■ TASK GOAL:
Check every line of the material below for "Maximize". Give the number of lines that have it, and only that.

■ EXTRACTED ENTRIES:
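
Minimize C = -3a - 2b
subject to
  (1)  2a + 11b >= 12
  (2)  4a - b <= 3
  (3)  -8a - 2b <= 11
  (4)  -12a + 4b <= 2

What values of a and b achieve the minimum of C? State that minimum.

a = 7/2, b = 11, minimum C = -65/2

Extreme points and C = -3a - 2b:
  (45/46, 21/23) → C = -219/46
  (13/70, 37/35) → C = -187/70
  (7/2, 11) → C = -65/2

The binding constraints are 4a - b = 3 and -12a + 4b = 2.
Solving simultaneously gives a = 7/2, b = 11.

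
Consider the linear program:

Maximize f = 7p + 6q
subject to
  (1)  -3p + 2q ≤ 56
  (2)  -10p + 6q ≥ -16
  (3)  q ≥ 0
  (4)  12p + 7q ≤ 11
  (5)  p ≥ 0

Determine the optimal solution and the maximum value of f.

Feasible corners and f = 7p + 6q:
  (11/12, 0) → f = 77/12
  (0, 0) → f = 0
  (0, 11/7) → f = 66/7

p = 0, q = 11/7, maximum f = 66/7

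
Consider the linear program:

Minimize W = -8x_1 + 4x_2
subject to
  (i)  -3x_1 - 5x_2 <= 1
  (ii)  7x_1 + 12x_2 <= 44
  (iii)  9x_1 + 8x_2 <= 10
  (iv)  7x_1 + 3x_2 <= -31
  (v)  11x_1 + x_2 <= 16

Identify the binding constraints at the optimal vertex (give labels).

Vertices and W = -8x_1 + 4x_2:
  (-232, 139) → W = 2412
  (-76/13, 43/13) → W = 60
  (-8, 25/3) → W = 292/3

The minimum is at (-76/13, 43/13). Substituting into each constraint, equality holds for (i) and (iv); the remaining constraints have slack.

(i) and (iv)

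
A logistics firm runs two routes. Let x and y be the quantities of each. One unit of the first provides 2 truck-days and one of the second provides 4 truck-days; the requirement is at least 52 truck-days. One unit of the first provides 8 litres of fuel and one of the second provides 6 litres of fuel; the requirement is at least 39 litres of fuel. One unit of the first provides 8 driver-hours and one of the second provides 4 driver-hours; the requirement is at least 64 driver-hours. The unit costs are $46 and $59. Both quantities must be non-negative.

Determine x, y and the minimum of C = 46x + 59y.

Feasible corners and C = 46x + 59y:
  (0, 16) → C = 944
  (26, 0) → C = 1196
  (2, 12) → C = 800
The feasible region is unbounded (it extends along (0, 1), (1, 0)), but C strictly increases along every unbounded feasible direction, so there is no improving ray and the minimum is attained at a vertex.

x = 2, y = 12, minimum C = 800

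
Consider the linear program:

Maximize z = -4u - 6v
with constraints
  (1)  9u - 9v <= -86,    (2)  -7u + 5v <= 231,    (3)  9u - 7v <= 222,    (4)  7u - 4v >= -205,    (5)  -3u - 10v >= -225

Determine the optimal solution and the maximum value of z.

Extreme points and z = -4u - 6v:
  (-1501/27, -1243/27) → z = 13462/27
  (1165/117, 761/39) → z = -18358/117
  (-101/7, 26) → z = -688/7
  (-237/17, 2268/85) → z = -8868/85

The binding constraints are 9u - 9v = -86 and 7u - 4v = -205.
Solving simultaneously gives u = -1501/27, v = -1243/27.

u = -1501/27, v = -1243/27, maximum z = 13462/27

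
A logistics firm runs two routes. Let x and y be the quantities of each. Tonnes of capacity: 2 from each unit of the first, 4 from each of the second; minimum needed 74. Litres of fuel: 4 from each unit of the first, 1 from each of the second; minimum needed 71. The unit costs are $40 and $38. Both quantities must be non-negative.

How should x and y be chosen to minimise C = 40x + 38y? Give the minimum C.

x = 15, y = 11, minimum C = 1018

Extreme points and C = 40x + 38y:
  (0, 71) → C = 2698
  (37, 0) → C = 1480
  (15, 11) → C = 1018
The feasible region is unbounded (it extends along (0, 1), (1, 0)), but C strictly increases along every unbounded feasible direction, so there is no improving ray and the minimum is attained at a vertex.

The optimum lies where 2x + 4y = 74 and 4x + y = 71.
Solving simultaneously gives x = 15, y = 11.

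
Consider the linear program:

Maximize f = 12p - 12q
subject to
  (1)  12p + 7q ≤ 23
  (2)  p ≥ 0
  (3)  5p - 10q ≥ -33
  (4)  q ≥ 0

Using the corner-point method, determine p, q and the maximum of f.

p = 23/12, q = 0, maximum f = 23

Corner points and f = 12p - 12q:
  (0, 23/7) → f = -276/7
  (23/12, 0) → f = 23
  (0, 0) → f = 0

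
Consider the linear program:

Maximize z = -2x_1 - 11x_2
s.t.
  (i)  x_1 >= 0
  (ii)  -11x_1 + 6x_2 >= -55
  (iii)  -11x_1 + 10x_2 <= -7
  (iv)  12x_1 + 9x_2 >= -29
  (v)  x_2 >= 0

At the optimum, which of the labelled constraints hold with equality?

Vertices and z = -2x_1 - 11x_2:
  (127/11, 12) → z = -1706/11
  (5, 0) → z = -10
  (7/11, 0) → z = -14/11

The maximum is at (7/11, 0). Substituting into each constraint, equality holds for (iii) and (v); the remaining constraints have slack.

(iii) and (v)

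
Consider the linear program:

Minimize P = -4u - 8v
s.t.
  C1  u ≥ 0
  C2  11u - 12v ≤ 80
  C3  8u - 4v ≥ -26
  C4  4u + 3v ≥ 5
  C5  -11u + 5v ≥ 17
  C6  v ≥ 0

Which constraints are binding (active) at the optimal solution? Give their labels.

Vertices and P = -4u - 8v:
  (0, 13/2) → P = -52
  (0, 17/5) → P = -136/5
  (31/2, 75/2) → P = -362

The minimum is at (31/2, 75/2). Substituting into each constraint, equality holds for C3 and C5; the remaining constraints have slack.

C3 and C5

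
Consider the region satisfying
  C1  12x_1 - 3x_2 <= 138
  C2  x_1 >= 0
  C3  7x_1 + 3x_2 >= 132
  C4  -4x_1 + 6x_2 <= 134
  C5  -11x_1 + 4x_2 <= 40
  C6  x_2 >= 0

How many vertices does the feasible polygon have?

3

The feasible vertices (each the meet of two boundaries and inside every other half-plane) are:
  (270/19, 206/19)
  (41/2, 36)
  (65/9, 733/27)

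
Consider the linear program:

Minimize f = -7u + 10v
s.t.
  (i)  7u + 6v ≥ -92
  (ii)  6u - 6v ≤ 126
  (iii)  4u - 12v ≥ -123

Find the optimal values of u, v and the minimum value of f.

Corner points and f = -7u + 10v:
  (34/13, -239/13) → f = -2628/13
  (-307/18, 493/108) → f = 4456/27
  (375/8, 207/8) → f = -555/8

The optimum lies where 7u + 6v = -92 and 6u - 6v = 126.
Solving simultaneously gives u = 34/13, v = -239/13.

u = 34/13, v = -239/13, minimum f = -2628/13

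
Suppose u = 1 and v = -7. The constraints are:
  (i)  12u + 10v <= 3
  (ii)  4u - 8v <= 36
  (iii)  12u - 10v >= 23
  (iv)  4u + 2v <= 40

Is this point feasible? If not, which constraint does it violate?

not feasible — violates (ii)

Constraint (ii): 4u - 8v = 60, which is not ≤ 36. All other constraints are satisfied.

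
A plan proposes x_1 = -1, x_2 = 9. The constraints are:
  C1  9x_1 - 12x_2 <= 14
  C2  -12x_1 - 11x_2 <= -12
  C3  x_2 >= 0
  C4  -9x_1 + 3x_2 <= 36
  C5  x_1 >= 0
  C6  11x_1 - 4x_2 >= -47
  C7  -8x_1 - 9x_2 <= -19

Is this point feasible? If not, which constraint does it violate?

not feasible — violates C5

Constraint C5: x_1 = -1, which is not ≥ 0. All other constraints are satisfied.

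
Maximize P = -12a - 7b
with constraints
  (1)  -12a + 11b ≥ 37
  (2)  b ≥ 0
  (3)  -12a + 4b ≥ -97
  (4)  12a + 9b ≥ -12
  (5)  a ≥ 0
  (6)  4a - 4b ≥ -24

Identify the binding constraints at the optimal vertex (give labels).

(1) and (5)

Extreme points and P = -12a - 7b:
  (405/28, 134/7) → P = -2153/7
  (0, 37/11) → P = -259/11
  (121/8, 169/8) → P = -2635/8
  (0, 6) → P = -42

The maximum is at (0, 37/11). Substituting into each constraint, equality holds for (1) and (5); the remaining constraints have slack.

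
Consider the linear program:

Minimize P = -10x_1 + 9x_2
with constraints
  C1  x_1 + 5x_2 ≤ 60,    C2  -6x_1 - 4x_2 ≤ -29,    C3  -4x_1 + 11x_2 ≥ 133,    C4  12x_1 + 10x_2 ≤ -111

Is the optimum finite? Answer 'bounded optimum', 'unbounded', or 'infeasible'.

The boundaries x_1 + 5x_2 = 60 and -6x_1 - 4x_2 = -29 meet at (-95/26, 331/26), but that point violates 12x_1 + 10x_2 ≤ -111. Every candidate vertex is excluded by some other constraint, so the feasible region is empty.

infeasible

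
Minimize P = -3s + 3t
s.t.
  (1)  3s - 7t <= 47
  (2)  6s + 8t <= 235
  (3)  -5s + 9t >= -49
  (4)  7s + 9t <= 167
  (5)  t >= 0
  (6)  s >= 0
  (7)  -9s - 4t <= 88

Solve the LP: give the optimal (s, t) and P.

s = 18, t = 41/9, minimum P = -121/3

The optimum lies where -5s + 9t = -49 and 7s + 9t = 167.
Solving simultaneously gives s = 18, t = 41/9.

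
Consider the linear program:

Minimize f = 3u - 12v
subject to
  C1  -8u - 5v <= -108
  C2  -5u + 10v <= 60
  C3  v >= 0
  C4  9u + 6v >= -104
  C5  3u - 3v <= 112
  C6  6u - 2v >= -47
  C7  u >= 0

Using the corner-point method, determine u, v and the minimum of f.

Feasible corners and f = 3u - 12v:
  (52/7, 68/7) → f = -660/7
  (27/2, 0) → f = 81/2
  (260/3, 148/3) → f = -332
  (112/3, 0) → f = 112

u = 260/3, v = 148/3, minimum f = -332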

■ THE COMPLETED TASK:
5